EXERCISE DETAILS >> Print all the records exactly, please.

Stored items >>
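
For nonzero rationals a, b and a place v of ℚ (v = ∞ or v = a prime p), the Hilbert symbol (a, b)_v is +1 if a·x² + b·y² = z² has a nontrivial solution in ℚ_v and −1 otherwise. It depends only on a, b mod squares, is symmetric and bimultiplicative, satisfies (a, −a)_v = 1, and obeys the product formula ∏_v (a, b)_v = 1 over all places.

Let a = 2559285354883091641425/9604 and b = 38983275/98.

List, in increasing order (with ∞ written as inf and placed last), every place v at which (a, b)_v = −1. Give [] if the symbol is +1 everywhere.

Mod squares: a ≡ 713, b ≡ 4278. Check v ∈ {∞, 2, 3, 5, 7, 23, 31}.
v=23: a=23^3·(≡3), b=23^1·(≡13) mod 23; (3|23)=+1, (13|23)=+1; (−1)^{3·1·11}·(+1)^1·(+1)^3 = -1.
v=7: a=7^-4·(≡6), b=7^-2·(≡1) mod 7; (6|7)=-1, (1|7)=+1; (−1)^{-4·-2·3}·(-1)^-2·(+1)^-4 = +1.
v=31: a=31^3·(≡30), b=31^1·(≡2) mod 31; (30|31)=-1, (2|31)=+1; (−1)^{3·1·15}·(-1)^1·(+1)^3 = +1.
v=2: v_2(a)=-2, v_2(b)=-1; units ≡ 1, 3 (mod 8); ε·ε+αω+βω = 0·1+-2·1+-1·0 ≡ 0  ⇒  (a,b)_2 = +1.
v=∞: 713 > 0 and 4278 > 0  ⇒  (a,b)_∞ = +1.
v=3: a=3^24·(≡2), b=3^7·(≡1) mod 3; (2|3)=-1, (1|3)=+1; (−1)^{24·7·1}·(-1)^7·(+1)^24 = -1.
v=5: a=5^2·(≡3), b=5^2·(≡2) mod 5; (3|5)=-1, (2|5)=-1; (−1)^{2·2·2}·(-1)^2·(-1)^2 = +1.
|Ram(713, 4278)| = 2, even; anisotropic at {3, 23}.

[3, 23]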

RESULT OF THE EXERCISE >>
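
For nonzero rationals a, b and a place v of ℚ (v = ∞ or v = a prime p), the Hilbert symbol (a, b)_v is +1 if a·x² + b·y² = z² has a nontrivial solution in ℚ_v and −1 otherwise. It depends only on a, b mod squares, is symmetric and bimultiplicative, satisfies (a, −a)_v = 1, and obeys the product formula ∏_v (a, b)_v = 1 over all places.

Let a = 2559285354883091641425/9604 and b = 38983275/98.

List, in increasing order (with ∞ written as inf and placed last), every place v at which (a, b)_v = −1. Give [] if the symbol is +1 everywhere.

Mod squares: a ≡ 713, b ≡ 4278. Check v ∈ {∞, 2, 3, 5, 7, 23, 31}.
v=23: a=23^3·(≡3), b=23^1·(≡13) mod 23; (3|23)=+1, (13|23)=+1; (−1)^{3·1·11}·(+1)^1·(+1)^3 = -1.
v=7: a=7^-4·(≡6), b=7^-2·(≡1) mod 7; (6|7)=-1, (1|7)=+1; (−1)^{-4·-2·3}·(-1)^-2·(+1)^-4 = +1.
v=31: a=31^3·(≡30), b=31^1·(≡2) mod 31; (30|31)=-1, (2|31)=+1; (−1)^{3·1·15}·(-1)^1·(+1)^3 = +1.
v=2: v_2(a)=-2, v_2(b)=-1; units ≡ 1, 3 (mod 8); ε·ε+αω+βω = 0·1+-2·1+-1·0 ≡ 0  ⇒  (a,b)_2 = +1.
v=∞: 713 > 0 and 4278 > 0  ⇒  (a,b)_∞ = +1.
v=3: a=3^24·(≡2), b=3^7·(≡1) mod 3; (2|3)=-1, (1|3)=+1; (−1)^{24·7·1}·(-1)^7·(+1)^24 = -1.
v=5: a=5^2·(≡3), b=5^2·(≡2) mod 5; (3|5)=-1, (2|5)=-1; (−1)^{2·2·2}·(-1)^2·(-1)^2 = +1.
|Ram(713, 4278)| = 2, even; anisotropic at {3, 23}.

[3, 23]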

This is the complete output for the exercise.